▶ **Try it**
These records must be written out again exactly.

Exercise material below:

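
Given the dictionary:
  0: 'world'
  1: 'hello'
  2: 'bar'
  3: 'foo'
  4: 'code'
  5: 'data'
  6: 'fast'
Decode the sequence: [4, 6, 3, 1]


Look up each index in the dictionary:
  4 -> 'code'
  6 -> 'fast'
  3 -> 'foo'
  1 -> 'hello'

Decoded: "code fast foo hello"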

End of Exercise material.

▶ **Answer for the task**
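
Given the dictionary:
  0: 'world'
  1: 'hello'
  2: 'bar'
  3: 'foo'
  4: 'code'
  5: 'data'
  6: 'fast'
Decode the sequence: [4, 6, 3, 1]


Look up each index in the dictionary:
  4 -> 'code'
  6 -> 'fast'
  3 -> 'foo'
  1 -> 'hello'

Decoded: "code fast foo hello"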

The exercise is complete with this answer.